#### Your instructions
If a line in the entries below contains the word "species", it counts; report how many such lines there are, and only that number.

#### Dataset content
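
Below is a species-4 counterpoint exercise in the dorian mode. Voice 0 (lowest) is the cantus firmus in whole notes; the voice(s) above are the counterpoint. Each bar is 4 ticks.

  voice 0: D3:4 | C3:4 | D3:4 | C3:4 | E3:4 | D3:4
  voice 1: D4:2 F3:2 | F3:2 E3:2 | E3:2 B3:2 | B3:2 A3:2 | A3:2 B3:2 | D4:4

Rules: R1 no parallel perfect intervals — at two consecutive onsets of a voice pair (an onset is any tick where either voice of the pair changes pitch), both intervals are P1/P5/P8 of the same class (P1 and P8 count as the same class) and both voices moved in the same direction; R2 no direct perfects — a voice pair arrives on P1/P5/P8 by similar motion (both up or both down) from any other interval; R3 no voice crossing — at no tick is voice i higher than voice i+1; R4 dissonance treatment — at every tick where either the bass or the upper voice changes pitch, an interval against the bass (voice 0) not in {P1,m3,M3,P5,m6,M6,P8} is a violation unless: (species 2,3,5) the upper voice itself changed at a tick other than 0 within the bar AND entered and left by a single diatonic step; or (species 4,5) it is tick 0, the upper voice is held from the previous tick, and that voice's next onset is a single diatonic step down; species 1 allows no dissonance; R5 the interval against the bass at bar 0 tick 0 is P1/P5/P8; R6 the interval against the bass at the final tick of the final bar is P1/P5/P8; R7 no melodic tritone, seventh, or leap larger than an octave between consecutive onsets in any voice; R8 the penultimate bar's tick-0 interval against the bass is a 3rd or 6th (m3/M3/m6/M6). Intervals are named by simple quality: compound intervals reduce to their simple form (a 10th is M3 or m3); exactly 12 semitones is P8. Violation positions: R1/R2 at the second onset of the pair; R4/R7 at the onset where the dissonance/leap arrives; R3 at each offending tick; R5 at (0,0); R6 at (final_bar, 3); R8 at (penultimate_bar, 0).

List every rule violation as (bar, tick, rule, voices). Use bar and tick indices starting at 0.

(2, 0, R4, (0, 1))
(4, 0, R4, (0, 1))
(4, 0, R8, (0, 1))

bar 0: v0=D3 v1=D4 downbeat P8
bar 1: v0=C3 v1=F3 downbeat P4
bar 2: v0=D3 v1=E3 downbeat M2
bar 3: v0=C3 v1=B3 downbeat M7
bar 4: v0=E3 v1=A3 downbeat P4
bar 5: v0=D3 v1=D4 downbeat P8
  -> R4 @ bar 2 tick 0 v(0, 1): D3/E3 M2 untreated
  -> R4 @ bar 4 tick 0 v(0, 1): E3/A3 P4 untreated
  -> R8 @ bar 4 tick 0 v(0, 1): penult P4 not 3rd/6th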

#### Expected answer
2